Exercise description: Output only the lines below from the one containing "δ(s1, 1, $) = (s1, $)" to the one containing "δ(s2, 2, U) = (s0, VU)", exactly as written, both ends kept.

Supplied records:
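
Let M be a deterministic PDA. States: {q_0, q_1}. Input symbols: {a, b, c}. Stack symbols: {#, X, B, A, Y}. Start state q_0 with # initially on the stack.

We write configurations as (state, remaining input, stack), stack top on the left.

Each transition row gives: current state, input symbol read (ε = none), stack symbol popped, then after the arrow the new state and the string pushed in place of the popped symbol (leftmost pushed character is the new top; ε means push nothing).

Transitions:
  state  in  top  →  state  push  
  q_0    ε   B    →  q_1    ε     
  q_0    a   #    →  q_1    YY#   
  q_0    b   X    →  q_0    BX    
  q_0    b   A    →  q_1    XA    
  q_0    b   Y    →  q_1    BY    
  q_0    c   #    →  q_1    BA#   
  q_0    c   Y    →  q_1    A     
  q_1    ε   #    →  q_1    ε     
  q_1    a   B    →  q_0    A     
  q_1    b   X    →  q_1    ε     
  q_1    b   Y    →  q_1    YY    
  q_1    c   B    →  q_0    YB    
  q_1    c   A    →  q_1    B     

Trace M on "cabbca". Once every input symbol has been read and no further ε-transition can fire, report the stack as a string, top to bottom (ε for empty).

(q_0, cabbca, #)
  read c, top #: go to q_1, push BA# → (q_1, abbca, BA#)
  read a, top B: go to q_0, push A → (q_0, bbca, AA#)
  read b, top A: go to q_1, push XA → (q_1, bca, XAA#)
  read b, top X: go to q_1, push ε → (q_1, ca, AA#)
  read c, top A: go to q_1, push B → (q_1, a, BA#)
  read a, top B: go to q_0, push A → (q_0, ε, AA#)
All input consumed in state q_0 with stack AA#.

AA#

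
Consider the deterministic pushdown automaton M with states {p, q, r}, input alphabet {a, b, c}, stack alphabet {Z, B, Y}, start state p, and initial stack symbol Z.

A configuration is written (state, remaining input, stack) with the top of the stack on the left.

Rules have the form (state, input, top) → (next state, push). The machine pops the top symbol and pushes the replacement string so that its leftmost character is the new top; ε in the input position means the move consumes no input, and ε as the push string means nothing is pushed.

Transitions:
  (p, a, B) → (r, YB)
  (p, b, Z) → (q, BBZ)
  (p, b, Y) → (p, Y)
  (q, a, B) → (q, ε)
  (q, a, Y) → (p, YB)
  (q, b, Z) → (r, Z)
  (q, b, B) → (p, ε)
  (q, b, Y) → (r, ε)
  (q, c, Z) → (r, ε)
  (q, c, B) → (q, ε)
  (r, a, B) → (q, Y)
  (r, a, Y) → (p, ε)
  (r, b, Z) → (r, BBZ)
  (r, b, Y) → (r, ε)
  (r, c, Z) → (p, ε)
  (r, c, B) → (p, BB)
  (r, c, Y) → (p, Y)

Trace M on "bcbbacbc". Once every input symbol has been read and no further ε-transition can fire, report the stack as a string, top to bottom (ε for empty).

ε

(p, bcbbacbc, Z) ⊢ (q, cbbacbc, BBZ) ⊢ (q, bbacbc, BZ) ⊢ (p, bacbc, Z) ⊢ (q, acbc, BBZ) ⊢ (q, cbc, BZ) ⊢ (q, bc, Z) ⊢ (r, c, Z) ⊢ (p, ε, ε)
All input consumed in state p with stack ε.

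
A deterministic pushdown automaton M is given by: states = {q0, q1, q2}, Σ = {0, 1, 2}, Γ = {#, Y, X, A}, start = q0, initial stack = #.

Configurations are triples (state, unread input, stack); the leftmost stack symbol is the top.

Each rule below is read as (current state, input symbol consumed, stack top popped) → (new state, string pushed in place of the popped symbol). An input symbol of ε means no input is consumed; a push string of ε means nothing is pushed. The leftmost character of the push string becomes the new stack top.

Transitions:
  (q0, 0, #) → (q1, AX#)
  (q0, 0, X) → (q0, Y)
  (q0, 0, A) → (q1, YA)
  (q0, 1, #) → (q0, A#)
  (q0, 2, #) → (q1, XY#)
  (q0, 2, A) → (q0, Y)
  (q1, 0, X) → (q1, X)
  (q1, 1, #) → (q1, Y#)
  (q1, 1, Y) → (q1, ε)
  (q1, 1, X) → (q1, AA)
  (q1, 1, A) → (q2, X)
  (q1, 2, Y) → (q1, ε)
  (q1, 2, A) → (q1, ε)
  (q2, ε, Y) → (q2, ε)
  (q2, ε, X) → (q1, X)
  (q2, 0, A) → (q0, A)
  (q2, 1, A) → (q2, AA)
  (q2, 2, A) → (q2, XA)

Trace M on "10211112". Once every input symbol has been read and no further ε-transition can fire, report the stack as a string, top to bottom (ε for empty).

AA#

(q0, 10211112, #) ⊢ (q0, 0211112, A#) ⊢ (q1, 211112, YA#) ⊢ (q1, 11112, A#) ⊢ (q2, 1112, X#) ⊢ (q1, 1112, X#) ⊢ (q1, 112, AA#) ⊢ (q2, 12, XA#) ⊢ (q1, 12, XA#) ⊢ (q1, 2, AAA#) ⊢ (q1, ε, AA#)
All input consumed in state q1 with stack AA#.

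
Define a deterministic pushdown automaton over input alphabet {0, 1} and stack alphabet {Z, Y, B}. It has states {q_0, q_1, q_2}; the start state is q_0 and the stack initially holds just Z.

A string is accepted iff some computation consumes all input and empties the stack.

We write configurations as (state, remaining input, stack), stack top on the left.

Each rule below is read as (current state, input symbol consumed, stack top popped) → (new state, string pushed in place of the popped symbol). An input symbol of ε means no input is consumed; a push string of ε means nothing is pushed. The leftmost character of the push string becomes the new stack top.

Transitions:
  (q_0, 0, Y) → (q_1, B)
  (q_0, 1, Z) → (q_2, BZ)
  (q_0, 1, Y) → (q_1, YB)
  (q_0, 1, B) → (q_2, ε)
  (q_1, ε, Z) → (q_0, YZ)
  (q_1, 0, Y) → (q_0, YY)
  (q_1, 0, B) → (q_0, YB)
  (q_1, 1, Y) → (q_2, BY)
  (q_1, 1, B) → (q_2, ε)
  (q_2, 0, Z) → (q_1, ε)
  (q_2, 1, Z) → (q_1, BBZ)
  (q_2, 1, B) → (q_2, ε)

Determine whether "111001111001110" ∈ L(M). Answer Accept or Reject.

(q_0, 111001111001110, Z)
  read 1, top Z: go to q_2, push BZ → (q_2, 11001111001110, BZ)
  read 1, top B: go to q_2, push ε → (q_2, 1001111001110, Z)
  read 1, top Z: go to q_1, push BBZ → (q_1, 001111001110, BBZ)
  read 0, top B: go to q_0, push YB → (q_0, 01111001110, YBBZ)
  read 0, top Y: go to q_1, push B → (q_1, 1111001110, BBBZ)
  read 1, top B: go to q_2, push ε → (q_2, 111001110, BBZ)
  read 1, top B: go to q_2, push ε → (q_2, 11001110, BZ)
  read 1, top B: go to q_2, push ε → (q_2, 1001110, Z)
  read 1, top Z: go to q_1, push BBZ → (q_1, 001110, BBZ)
  read 0, top B: go to q_0, push YB → (q_0, 01110, YBBZ)
  read 0, top Y: go to q_1, push B → (q_1, 1110, BBBZ)
  read 1, top B: go to q_2, push ε → (q_2, 110, BBZ)
  read 1, top B: go to q_2, push ε → (q_2, 10, BZ)
  read 1, top B: go to q_2, push ε → (q_2, 0, Z)
  read 0, top Z: go to q_1, push ε → (q_1, ε, ε)
All input consumed and the stack is empty.

Accept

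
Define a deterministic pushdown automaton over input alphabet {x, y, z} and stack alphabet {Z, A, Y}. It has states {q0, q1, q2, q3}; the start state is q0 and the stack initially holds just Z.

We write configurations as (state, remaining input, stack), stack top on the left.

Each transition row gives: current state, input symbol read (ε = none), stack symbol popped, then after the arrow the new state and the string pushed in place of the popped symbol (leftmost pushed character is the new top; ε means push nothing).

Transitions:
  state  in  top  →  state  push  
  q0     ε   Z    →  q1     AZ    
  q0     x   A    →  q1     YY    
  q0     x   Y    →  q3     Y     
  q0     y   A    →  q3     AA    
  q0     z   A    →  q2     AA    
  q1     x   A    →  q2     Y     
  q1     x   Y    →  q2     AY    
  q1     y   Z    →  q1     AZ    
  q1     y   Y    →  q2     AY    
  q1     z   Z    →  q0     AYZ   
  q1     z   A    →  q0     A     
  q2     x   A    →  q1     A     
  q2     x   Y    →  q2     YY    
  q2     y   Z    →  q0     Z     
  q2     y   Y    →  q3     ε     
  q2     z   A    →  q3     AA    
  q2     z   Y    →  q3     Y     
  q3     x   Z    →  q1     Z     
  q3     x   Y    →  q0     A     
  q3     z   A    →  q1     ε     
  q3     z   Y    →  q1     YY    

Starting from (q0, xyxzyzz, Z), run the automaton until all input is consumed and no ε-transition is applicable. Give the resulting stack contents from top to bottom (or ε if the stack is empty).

(q0, xyxzyzz, Z) ⊢ (q1, xyxzyzz, AZ) ⊢ (q2, yxzyzz, YZ) ⊢ (q3, xzyzz, Z) ⊢ (q1, zyzz, Z) ⊢ (q0, yzz, AYZ) ⊢ (q3, zz, AAYZ) ⊢ (q1, z, AYZ) ⊢ (q0, ε, AYZ)
All input consumed in state q0 with stack AYZ.

AYZ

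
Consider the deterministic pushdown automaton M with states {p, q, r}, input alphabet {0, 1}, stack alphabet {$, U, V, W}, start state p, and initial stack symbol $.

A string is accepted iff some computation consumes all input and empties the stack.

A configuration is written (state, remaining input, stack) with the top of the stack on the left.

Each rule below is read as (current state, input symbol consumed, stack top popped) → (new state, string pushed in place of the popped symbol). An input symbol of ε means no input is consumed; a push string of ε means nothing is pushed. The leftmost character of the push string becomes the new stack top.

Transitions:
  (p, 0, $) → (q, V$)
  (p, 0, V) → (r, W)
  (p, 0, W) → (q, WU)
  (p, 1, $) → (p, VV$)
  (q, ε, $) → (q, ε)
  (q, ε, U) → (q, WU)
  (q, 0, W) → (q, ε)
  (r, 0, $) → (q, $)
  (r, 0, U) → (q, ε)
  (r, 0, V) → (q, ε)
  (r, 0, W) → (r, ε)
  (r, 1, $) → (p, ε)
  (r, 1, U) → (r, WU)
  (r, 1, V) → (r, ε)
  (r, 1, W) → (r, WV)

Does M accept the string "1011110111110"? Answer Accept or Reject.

(p, 1011110111110, $)
  read 1, top $: go to p, push VV$ → (p, 011110111110, VV$)
  read 0, top V: go to r, push W → (r, 11110111110, WV$)
  read 1, top W: go to r, push WV → (r, 1110111110, WVV$)
  read 1, top W: go to r, push WV → (r, 110111110, WVVV$)
  read 1, top W: go to r, push WV → (r, 10111110, WVVVV$)
  read 1, top W: go to r, push WV → (r, 0111110, WVVVVV$)
  read 0, top W: go to r, push ε → (r, 111110, VVVVV$)
  read 1, top V: go to r, push ε → (r, 11110, VVVV$)
  read 1, top V: go to r, push ε → (r, 1110, VVV$)
  read 1, top V: go to r, push ε → (r, 110, VV$)
  read 1, top V: go to r, push ε → (r, 10, V$)
  read 1, top V: go to r, push ε → (r, 0, $)
  read 0, top $: go to q, push $ → (q, ε, $)
  ε-move, top $: go to q, push ε → (q, ε, ε)
All input consumed and the stack is empty.

Accept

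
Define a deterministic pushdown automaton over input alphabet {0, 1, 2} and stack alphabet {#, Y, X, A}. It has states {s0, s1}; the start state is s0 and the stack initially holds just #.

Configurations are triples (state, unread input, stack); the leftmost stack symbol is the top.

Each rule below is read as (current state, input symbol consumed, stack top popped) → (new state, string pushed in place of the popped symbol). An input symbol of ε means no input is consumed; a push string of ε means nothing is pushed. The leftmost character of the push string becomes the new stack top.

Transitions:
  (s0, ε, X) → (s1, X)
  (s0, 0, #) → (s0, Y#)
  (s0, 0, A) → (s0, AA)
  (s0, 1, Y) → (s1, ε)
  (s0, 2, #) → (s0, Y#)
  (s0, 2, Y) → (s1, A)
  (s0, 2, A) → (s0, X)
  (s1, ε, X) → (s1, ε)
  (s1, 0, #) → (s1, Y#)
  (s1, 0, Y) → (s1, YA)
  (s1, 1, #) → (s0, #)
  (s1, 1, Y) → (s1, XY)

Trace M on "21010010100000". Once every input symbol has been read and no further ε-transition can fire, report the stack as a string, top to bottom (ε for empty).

YAAAAAAAA#

(s0, 21010010100000, #)
  read 2, top #: go to s0, push Y# → (s0, 1010010100000, Y#)
  read 1, top Y: go to s1, push ε → (s1, 010010100000, #)
  read 0, top #: go to s1, push Y# → (s1, 10010100000, Y#)
  read 1, top Y: go to s1, push XY → (s1, 0010100000, XY#)
  ε-move, top X: go to s1, push ε → (s1, 0010100000, Y#)
  read 0, top Y: go to s1, push YA → (s1, 010100000, YA#)
  read 0, top Y: go to s1, push YA → (s1, 10100000, YAA#)
  read 1, top Y: go to s1, push XY → (s1, 0100000, XYAA#)
  ε-move, top X: go to s1, push ε → (s1, 0100000, YAA#)
  read 0, top Y: go to s1, push YA → (s1, 100000, YAAA#)
  read 1, top Y: go to s1, push XY → (s1, 00000, XYAAA#)
  ε-move, top X: go to s1, push ε → (s1, 00000, YAAA#)
  read 0, top Y: go to s1, push YA → (s1, 0000, YAAAA#)
  read 0, top Y: go to s1, push YA → (s1, 000, YAAAAA#)
  read 0, top Y: go to s1, push YA → (s1, 00, YAAAAAA#)
  read 0, top Y: go to s1, push YA → (s1, 0, YAAAAAAA#)
  read 0, top Y: go to s1, push YA → (s1, ε, YAAAAAAAA#)
All input consumed in state s1 with stack YAAAAAAAA#.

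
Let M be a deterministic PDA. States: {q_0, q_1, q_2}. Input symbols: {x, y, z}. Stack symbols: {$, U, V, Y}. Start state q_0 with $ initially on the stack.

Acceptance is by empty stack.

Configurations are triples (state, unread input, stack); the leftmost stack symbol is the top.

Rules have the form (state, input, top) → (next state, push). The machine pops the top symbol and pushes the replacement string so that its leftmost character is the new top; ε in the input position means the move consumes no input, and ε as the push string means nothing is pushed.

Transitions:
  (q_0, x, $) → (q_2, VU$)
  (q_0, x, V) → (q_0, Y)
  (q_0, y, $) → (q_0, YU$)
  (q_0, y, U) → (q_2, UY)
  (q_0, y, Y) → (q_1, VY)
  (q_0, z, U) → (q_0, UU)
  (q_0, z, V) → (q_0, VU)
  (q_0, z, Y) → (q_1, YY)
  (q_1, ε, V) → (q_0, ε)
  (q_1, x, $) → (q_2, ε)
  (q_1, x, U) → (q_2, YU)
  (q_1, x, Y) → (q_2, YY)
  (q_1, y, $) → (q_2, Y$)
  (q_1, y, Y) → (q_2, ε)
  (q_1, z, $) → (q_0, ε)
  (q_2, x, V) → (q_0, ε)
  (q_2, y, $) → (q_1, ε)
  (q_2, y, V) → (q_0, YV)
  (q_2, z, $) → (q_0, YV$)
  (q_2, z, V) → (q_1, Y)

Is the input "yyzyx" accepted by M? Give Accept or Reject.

Reject

(q_0, yyzyx, $)
  read y, top $: go to q_0, push YU$ → (q_0, yzyx, YU$)
  read y, top Y: go to q_1, push VY → (q_1, zyx, VYU$)
  ε-move, top V: go to q_0, push ε → (q_0, zyx, YU$)
  read z, top Y: go to q_1, push YY → (q_1, yx, YYU$)
  read y, top Y: go to q_2, push ε → (q_2, x, YU$)
No transition applies at (q_2, x, YU$); input not fully consumed.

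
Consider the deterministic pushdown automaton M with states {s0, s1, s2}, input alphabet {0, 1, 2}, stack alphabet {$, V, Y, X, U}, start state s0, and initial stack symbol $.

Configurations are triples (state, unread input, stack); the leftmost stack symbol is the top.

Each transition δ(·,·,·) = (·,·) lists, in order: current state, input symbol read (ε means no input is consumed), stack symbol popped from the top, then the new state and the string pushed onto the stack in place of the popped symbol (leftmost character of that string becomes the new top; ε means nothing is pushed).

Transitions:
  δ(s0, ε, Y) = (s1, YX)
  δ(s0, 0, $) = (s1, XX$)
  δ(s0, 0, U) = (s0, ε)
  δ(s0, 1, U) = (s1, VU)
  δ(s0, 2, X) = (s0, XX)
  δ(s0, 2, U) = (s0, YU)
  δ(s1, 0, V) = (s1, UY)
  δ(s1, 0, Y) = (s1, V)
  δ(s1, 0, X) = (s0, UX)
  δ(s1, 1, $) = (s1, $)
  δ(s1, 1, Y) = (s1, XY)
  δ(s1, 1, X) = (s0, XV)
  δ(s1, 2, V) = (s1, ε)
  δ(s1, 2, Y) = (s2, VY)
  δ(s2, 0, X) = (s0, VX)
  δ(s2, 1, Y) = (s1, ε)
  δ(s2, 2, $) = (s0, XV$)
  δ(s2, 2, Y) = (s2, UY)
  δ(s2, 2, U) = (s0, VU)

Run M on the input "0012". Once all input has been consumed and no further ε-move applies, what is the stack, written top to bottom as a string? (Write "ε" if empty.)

(s0, 0012, $) ⊢ (s1, 012, XX$) ⊢ (s0, 12, UXX$) ⊢ (s1, 2, VUXX$) ⊢ (s1, ε, UXX$)
All input consumed in state s1 with stack UXX$.

UXX$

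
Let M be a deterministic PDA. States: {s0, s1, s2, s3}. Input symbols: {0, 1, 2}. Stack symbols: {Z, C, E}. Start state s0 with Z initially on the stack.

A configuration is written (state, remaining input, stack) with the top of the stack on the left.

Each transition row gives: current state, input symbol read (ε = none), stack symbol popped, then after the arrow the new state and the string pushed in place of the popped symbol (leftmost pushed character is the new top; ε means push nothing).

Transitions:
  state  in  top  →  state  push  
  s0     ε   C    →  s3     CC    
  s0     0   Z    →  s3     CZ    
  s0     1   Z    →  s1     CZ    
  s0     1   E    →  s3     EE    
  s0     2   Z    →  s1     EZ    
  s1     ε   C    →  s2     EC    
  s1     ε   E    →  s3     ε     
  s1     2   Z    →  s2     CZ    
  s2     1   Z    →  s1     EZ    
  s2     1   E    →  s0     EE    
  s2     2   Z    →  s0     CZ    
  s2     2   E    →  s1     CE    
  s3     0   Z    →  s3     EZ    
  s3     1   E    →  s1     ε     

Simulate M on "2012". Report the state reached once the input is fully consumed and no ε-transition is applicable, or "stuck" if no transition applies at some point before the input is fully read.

(s0, 2012, Z)
  read 2, top Z: go to s1, push EZ → (s1, 012, EZ)
  ε-move, top E: go to s3, push ε → (s3, 012, Z)
  read 0, top Z: go to s3, push EZ → (s3, 12, EZ)
  read 1, top E: go to s1, push ε → (s1, 2, Z)
  read 2, top Z: go to s2, push CZ → (s2, ε, CZ)
All input consumed; M is in state s2.

s2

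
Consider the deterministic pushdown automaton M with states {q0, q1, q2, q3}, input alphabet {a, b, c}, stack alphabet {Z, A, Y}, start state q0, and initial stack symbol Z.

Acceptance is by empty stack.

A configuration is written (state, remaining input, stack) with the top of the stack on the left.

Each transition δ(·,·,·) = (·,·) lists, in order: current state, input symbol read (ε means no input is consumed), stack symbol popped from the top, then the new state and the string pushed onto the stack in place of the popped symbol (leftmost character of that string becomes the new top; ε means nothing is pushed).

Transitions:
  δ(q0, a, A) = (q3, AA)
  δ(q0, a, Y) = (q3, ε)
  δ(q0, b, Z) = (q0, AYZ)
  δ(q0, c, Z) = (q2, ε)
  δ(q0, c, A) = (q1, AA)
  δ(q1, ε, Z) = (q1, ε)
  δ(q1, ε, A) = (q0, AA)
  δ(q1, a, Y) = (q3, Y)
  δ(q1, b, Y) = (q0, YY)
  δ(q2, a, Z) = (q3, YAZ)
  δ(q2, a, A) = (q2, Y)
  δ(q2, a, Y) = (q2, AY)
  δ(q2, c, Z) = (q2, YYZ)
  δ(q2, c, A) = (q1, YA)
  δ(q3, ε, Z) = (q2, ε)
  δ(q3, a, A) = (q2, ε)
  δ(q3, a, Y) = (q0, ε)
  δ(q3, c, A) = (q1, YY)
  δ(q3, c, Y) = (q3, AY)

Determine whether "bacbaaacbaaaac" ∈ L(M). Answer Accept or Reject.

(q0, bacbaaacbaaaac, Z)
  read b, top Z: go to q0, push AYZ → (q0, acbaaacbaaaac, AYZ)
  read a, top A: go to q3, push AA → (q3, cbaaacbaaaac, AAYZ)
  read c, top A: go to q1, push YY → (q1, baaacbaaaac, YYAYZ)
  read b, top Y: go to q0, push YY → (q0, aaacbaaaac, YYYAYZ)
  read a, top Y: go to q3, push ε → (q3, aacbaaaac, YYAYZ)
  read a, top Y: go to q0, push ε → (q0, acbaaaac, YAYZ)
  read a, top Y: go to q3, push ε → (q3, cbaaaac, AYZ)
  read c, top A: go to q1, push YY → (q1, baaaac, YYYZ)
  read b, top Y: go to q0, push YY → (q0, aaaac, YYYYZ)
  read a, top Y: go to q3, push ε → (q3, aaac, YYYZ)
  read a, top Y: go to q0, push ε → (q0, aac, YYZ)
  read a, top Y: go to q3, push ε → (q3, ac, YZ)
  read a, top Y: go to q0, push ε → (q0, c, Z)
  read c, top Z: go to q2, push ε → (q2, ε, ε)
All input consumed and the stack is empty.

Accept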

Exercise response:
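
  δ(s1, 1, $) = (s1, $)
  δ(s1, 1, Y) = (s1, XY)
  δ(s1, 1, X) = (s0, XV)
  δ(s1, 2, V) = (s1, ε)
  δ(s1, 2, Y) = (s2, VY)
  δ(s2, 0, X) = (s0, VX)
  δ(s2, 1, Y) = (s1, ε)
  δ(s2, 2, $) = (s0, XV$)
  δ(s2, 2, Y) = (s2, UY)
  δ(s2, 2, U) = (s0, VU)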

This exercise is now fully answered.